__What this task involves__
Every record is to be returned as written, with no omissions.

Source data
+--

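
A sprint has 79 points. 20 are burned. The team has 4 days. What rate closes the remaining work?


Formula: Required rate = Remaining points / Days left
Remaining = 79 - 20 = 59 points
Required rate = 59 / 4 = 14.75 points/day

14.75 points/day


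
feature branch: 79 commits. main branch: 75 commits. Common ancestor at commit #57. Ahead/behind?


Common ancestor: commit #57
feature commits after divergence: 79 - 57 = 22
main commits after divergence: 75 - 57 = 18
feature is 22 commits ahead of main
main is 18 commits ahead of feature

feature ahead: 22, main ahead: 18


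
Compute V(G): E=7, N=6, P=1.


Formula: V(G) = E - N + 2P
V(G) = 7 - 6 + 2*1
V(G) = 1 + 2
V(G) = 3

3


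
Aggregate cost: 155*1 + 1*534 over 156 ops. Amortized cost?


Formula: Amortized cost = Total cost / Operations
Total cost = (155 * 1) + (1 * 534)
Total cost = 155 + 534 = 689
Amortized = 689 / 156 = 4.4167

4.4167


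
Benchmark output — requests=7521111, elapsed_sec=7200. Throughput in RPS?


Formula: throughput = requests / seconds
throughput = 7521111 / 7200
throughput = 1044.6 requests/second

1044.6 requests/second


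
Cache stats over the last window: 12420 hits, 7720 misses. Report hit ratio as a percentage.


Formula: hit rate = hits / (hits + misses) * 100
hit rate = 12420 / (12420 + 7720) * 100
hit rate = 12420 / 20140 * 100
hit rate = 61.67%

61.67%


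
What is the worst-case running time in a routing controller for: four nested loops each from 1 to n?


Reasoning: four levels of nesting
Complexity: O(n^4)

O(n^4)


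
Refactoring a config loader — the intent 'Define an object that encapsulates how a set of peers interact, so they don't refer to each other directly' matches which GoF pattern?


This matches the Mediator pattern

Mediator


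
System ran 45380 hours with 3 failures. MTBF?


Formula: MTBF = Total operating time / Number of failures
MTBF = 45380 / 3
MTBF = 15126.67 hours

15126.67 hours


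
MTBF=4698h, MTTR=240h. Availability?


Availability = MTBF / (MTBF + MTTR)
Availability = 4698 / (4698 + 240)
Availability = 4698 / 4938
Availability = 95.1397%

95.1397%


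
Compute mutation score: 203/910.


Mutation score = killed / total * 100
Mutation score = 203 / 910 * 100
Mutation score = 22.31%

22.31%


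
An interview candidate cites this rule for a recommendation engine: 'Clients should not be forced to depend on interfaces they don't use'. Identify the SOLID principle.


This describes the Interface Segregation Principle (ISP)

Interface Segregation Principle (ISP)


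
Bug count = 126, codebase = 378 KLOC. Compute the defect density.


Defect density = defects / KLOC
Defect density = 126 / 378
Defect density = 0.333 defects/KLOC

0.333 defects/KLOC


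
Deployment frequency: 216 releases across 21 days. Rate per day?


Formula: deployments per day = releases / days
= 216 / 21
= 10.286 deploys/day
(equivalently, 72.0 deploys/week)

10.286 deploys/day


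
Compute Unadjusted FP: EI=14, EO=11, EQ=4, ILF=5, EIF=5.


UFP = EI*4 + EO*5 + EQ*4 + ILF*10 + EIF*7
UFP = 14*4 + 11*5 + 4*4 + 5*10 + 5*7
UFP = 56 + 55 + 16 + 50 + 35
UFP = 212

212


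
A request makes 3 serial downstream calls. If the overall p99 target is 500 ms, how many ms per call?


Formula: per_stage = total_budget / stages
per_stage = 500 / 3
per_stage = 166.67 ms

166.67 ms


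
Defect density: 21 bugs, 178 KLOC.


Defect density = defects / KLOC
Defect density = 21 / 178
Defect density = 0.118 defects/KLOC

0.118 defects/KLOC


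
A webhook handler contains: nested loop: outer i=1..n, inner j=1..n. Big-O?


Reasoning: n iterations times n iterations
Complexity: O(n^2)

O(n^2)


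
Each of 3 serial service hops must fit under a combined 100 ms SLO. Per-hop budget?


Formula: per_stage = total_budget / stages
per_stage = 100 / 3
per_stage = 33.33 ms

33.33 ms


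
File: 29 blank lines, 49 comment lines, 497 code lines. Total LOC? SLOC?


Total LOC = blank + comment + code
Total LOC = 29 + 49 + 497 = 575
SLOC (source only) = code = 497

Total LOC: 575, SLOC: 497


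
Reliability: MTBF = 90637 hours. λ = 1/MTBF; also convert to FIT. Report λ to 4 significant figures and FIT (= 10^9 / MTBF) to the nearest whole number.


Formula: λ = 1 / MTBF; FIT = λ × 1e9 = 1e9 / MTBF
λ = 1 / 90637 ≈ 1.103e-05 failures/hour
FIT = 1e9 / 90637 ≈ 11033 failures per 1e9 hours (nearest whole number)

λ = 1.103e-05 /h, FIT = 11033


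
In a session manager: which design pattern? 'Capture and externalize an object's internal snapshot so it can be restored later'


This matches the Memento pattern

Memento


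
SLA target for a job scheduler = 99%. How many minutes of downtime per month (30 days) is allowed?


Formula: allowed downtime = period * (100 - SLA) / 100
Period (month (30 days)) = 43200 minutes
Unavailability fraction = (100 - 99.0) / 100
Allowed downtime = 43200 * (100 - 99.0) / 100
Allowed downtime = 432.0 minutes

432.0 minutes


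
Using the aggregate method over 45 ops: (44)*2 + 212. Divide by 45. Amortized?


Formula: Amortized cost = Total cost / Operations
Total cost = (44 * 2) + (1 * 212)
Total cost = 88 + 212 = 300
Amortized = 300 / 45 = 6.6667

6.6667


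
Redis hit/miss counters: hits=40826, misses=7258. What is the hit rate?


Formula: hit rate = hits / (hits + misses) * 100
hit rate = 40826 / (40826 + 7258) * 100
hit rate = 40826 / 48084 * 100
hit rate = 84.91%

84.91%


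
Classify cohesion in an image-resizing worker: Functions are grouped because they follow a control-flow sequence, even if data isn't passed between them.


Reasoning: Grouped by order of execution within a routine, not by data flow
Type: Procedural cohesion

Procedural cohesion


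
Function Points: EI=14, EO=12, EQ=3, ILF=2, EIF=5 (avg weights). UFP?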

+--

__Answer space__
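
A sprint has 79 points. 20 are burned. The team has 4 days. What rate closes the remaining work?


Formula: Required rate = Remaining points / Days left
Remaining = 79 - 20 = 59 points
Required rate = 59 / 4 = 14.75 points/day

14.75 points/day


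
feature branch: 79 commits. main branch: 75 commits. Common ancestor at commit #57. Ahead/behind?


Common ancestor: commit #57
feature commits after divergence: 79 - 57 = 22
main commits after divergence: 75 - 57 = 18
feature is 22 commits ahead of main
main is 18 commits ahead of feature

feature ahead: 22, main ahead: 18


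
Compute V(G): E=7, N=6, P=1.


Formula: V(G) = E - N + 2P
V(G) = 7 - 6 + 2*1
V(G) = 1 + 2
V(G) = 3

3


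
Aggregate cost: 155*1 + 1*534 over 156 ops. Amortized cost?


Formula: Amortized cost = Total cost / Operations
Total cost = (155 * 1) + (1 * 534)
Total cost = 155 + 534 = 689
Amortized = 689 / 156 = 4.4167

4.4167


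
Benchmark output — requests=7521111, elapsed_sec=7200. Throughput in RPS?


Formula: throughput = requests / seconds
throughput = 7521111 / 7200
throughput = 1044.6 requests/second

1044.6 requests/second


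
Cache stats over the last window: 12420 hits, 7720 misses. Report hit ratio as a percentage.


Formula: hit rate = hits / (hits + misses) * 100
hit rate = 12420 / (12420 + 7720) * 100
hit rate = 12420 / 20140 * 100
hit rate = 61.67%

61.67%


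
What is the worst-case running time in a routing controller for: four nested loops each from 1 to n?


Reasoning: four levels of nesting
Complexity: O(n^4)

O(n^4)


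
Refactoring a config loader — the intent 'Define an object that encapsulates how a set of peers interact, so they don't refer to each other directly' matches which GoF pattern?


This matches the Mediator pattern

Mediator


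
System ran 45380 hours with 3 failures. MTBF?


Formula: MTBF = Total operating time / Number of failures
MTBF = 45380 / 3
MTBF = 15126.67 hours

15126.67 hours


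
MTBF=4698h, MTTR=240h. Availability?


Availability = MTBF / (MTBF + MTTR)
Availability = 4698 / (4698 + 240)
Availability = 4698 / 4938
Availability = 95.1397%

95.1397%


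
Compute mutation score: 203/910.


Mutation score = killed / total * 100
Mutation score = 203 / 910 * 100
Mutation score = 22.31%

22.31%


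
An interview candidate cites this rule for a recommendation engine: 'Clients should not be forced to depend on interfaces they don't use'. Identify the SOLID principle.


This describes the Interface Segregation Principle (ISP)

Interface Segregation Principle (ISP)


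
Bug count = 126, codebase = 378 KLOC. Compute the defect density.


Defect density = defects / KLOC
Defect density = 126 / 378
Defect density = 0.333 defects/KLOC

0.333 defects/KLOC


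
Deployment frequency: 216 releases across 21 days. Rate per day?


Formula: deployments per day = releases / days
= 216 / 21
= 10.286 deploys/day
(equivalently, 72.0 deploys/week)

10.286 deploys/day


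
Compute Unadjusted FP: EI=14, EO=11, EQ=4, ILF=5, EIF=5.


UFP = EI*4 + EO*5 + EQ*4 + ILF*10 + EIF*7
UFP = 14*4 + 11*5 + 4*4 + 5*10 + 5*7
UFP = 56 + 55 + 16 + 50 + 35
UFP = 212

212


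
A request makes 3 serial downstream calls. If the overall p99 target is 500 ms, how many ms per call?


Formula: per_stage = total_budget / stages
per_stage = 500 / 3
per_stage = 166.67 ms

166.67 ms


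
Defect density: 21 bugs, 178 KLOC.


Defect density = defects / KLOC
Defect density = 21 / 178
Defect density = 0.118 defects/KLOC

0.118 defects/KLOC


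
A webhook handler contains: nested loop: outer i=1..n, inner j=1..n. Big-O?


Reasoning: n iterations times n iterations
Complexity: O(n^2)

O(n^2)


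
Each of 3 serial service hops must fit under a combined 100 ms SLO. Per-hop budget?


Formula: per_stage = total_budget / stages
per_stage = 100 / 3
per_stage = 33.33 ms

33.33 ms


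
File: 29 blank lines, 49 comment lines, 497 code lines. Total LOC? SLOC?


Total LOC = blank + comment + code
Total LOC = 29 + 49 + 497 = 575
SLOC (source only) = code = 497

Total LOC: 575, SLOC: 497


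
Reliability: MTBF = 90637 hours. λ = 1/MTBF; also convert to FIT. Report λ to 4 significant figures and FIT (= 10^9 / MTBF) to the nearest whole number.


Formula: λ = 1 / MTBF; FIT = λ × 1e9 = 1e9 / MTBF
λ = 1 / 90637 ≈ 1.103e-05 failures/hour
FIT = 1e9 / 90637 ≈ 11033 failures per 1e9 hours (nearest whole number)

λ = 1.103e-05 /h, FIT = 11033


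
In a session manager: which design pattern? 'Capture and externalize an object's internal snapshot so it can be restored later'


This matches the Memento pattern

Memento


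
SLA target for a job scheduler = 99%. How many minutes of downtime per month (30 days) is allowed?


Formula: allowed downtime = period * (100 - SLA) / 100
Period (month (30 days)) = 43200 minutes
Unavailability fraction = (100 - 99.0) / 100
Allowed downtime = 43200 * (100 - 99.0) / 100
Allowed downtime = 432.0 minutes

432.0 minutes


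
Using the aggregate method over 45 ops: (44)*2 + 212. Divide by 45. Amortized?


Formula: Amortized cost = Total cost / Operations
Total cost = (44 * 2) + (1 * 212)
Total cost = 88 + 212 = 300
Amortized = 300 / 45 = 6.6667

6.6667


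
Redis hit/miss counters: hits=40826, misses=7258. What is the hit rate?


Formula: hit rate = hits / (hits + misses) * 100
hit rate = 40826 / (40826 + 7258) * 100
hit rate = 40826 / 48084 * 100
hit rate = 84.91%

84.91%


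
Classify cohesion in an image-resizing worker: Functions are grouped because they follow a control-flow sequence, even if data isn't passed between them.


Reasoning: Grouped by order of execution within a routine, not by data flow
Type: Procedural cohesion

Procedural cohesion


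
Function Points: EI=14, EO=12, EQ=3, ILF=2, EIF=5 (avg weights). UFP?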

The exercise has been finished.